* What the task asks
Go to the line containing "A hat holds 8" in the records below. Repeat it and the lines after it exactly, all the way to the end.

(Collected data entries)

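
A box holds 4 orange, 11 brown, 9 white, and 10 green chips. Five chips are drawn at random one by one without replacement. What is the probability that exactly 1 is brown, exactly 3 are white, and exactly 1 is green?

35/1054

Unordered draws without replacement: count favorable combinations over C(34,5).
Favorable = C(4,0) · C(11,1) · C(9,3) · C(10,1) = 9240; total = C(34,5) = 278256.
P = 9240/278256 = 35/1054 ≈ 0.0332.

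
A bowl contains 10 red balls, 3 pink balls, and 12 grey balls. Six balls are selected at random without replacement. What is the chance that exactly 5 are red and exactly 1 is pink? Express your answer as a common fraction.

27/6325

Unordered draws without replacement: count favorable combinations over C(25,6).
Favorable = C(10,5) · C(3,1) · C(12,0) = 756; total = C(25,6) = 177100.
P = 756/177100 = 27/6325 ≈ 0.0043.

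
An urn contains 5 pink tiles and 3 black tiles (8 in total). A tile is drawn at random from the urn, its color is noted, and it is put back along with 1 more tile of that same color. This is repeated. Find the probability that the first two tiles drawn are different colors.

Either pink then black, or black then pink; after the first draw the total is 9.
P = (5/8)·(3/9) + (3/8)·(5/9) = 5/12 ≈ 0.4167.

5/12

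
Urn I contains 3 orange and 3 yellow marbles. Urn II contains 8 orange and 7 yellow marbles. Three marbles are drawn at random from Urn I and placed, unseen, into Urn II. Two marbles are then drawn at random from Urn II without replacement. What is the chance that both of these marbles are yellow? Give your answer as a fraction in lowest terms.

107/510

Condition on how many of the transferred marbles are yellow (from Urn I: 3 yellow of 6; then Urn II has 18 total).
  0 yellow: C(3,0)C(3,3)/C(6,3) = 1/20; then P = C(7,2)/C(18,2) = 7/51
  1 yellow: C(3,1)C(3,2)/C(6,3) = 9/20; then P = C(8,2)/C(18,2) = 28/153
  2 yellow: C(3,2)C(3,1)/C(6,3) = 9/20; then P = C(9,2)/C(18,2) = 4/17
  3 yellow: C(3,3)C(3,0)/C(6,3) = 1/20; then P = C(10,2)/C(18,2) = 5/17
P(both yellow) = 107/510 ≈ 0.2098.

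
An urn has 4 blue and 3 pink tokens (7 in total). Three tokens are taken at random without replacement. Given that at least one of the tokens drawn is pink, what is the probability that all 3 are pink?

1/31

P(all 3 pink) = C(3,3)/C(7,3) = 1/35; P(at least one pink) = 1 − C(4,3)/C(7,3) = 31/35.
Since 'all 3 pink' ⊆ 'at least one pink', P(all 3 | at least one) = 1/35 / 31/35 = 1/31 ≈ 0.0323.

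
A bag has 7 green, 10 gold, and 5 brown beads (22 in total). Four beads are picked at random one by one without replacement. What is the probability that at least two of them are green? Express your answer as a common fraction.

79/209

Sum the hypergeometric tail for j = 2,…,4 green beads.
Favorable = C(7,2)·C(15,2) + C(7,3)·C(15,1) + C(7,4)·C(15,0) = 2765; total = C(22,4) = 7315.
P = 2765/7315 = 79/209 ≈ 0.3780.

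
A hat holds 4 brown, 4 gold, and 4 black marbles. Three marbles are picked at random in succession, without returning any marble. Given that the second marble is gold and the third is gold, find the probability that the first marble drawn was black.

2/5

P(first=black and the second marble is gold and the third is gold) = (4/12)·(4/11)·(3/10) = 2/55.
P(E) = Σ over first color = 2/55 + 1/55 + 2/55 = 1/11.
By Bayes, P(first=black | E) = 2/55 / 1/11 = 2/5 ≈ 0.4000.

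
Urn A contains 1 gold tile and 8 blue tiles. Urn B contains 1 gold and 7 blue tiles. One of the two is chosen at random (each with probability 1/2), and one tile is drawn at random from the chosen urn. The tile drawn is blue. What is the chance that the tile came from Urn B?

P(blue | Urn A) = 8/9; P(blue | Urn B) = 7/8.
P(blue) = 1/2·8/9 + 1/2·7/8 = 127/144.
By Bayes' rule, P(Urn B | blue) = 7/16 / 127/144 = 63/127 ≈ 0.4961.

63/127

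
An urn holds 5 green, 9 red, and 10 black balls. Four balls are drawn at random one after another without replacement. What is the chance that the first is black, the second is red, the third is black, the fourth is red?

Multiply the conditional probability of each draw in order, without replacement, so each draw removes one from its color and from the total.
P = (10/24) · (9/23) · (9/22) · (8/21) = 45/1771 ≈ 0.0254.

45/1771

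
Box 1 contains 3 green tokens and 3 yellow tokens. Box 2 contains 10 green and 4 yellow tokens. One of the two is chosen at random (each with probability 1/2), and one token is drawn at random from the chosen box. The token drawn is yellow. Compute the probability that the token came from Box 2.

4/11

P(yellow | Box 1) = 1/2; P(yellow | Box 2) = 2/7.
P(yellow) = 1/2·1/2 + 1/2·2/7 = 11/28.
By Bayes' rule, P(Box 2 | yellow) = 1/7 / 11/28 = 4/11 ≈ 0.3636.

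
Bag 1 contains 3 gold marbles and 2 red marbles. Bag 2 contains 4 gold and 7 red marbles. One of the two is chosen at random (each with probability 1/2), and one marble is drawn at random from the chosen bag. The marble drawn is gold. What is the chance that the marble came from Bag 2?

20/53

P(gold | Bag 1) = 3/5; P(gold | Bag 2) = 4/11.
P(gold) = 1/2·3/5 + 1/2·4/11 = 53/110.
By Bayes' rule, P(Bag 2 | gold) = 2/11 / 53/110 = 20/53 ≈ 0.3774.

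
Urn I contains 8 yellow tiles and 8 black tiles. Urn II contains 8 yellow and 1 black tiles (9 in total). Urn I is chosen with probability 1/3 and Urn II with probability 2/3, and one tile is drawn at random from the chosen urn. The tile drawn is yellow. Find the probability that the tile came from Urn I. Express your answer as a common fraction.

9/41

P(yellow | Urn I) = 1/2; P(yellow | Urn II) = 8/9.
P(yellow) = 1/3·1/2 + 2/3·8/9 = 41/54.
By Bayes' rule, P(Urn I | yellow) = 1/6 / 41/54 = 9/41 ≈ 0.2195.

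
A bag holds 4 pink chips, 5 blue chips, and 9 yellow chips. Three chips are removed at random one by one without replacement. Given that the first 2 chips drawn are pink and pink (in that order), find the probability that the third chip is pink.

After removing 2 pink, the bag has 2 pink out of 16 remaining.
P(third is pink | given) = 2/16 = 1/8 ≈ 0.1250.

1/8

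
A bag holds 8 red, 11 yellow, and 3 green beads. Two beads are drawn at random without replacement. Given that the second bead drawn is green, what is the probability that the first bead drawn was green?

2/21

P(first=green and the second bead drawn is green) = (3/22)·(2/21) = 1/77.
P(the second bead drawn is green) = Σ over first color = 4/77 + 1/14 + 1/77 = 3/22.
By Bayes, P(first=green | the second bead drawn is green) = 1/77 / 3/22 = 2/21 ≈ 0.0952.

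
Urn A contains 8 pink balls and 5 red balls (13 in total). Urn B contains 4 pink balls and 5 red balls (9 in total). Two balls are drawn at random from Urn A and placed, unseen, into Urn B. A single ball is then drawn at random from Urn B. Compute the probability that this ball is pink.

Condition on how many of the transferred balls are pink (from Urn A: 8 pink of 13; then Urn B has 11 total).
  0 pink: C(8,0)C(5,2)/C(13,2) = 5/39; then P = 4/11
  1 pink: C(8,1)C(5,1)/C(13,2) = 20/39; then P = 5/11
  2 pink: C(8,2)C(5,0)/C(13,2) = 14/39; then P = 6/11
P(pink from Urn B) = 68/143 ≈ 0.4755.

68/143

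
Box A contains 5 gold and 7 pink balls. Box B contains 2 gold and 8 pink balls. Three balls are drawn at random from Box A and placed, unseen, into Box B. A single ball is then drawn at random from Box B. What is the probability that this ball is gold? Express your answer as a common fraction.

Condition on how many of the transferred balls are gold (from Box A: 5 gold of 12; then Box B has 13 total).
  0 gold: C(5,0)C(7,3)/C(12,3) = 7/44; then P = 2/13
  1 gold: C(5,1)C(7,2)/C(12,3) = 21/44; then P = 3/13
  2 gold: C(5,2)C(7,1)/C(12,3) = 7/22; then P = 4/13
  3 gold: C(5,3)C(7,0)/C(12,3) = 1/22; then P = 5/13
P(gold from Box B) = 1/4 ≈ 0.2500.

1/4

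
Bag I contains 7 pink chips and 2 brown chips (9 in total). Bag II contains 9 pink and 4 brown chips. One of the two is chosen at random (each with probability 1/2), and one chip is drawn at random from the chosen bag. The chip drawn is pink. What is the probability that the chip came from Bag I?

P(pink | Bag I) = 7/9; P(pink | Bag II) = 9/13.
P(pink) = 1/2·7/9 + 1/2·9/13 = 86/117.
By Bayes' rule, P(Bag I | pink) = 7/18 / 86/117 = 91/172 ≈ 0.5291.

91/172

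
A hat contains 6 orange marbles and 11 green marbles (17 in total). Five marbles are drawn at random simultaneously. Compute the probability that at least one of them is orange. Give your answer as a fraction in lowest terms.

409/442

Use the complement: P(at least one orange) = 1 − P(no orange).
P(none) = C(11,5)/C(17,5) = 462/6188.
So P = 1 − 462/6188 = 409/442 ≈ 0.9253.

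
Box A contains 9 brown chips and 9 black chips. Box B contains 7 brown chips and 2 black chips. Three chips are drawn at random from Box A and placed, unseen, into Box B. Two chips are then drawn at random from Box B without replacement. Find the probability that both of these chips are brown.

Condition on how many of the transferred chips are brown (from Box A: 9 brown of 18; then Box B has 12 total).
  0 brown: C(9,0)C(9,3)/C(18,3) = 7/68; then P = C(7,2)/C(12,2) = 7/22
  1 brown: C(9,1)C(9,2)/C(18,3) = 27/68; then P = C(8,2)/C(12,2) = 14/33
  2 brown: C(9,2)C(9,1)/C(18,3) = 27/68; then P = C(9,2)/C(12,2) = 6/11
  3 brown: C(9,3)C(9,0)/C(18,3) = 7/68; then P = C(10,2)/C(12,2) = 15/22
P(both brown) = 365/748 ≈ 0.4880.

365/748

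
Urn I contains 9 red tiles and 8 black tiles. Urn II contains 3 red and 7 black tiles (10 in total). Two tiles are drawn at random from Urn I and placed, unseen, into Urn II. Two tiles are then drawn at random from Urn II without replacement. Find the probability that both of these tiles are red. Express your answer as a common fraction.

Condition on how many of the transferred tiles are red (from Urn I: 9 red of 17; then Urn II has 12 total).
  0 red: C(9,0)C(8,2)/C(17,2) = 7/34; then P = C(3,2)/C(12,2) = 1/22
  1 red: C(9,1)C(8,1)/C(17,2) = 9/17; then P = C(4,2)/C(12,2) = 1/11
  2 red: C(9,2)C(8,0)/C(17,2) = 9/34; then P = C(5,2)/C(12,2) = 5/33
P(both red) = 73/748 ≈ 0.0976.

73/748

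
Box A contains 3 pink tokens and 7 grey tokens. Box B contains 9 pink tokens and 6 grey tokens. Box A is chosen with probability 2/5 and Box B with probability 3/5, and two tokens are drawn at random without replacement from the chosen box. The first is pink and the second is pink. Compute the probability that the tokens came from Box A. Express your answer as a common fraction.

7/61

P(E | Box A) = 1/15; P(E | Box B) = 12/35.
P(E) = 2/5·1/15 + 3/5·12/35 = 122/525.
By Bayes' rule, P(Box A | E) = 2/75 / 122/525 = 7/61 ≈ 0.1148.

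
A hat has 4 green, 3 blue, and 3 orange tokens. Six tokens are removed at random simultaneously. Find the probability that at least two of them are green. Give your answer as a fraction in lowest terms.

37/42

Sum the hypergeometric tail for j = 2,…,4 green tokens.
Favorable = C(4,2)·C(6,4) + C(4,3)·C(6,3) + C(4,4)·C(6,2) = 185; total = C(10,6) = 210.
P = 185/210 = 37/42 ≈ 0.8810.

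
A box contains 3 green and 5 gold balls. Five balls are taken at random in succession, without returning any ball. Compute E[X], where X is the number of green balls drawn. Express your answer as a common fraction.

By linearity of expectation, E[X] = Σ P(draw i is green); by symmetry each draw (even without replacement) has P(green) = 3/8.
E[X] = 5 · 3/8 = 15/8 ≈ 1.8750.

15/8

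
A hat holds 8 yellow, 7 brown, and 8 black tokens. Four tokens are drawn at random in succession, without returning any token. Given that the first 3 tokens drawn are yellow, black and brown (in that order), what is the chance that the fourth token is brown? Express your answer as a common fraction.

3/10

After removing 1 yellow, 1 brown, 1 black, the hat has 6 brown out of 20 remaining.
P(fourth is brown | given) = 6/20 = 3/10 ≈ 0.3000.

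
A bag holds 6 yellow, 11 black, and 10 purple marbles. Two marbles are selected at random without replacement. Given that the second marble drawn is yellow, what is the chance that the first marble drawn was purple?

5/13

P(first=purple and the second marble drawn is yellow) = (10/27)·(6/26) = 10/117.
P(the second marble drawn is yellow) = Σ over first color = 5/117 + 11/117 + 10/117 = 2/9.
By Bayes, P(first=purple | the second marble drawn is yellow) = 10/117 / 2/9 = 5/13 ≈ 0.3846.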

* Exercise answer
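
A hat holds 8 yellow, 7 brown, and 8 black tokens. Four tokens are drawn at random in succession, without returning any token. Given that the first 3 tokens drawn are yellow, black and brown (in that order), what is the chance that the fourth token is brown? Express your answer as a common fraction.

3/10

After removing 1 yellow, 1 brown, 1 black, the hat has 6 brown out of 20 remaining.
P(fourth is brown | given) = 6/20 = 3/10 ≈ 0.3000.

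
A bag holds 6 yellow, 11 black, and 10 purple marbles. Two marbles are selected at random without replacement. Given that the second marble drawn is yellow, what is the chance that the first marble drawn was purple?

5/13

P(first=purple and the second marble drawn is yellow) = (10/27)·(6/26) = 10/117.
P(the second marble drawn is yellow) = Σ over first color = 5/117 + 11/117 + 10/117 = 2/9.
By Bayes, P(first=purple | the second marble drawn is yellow) = 10/117 / 2/9 = 5/13 ≈ 0.3846.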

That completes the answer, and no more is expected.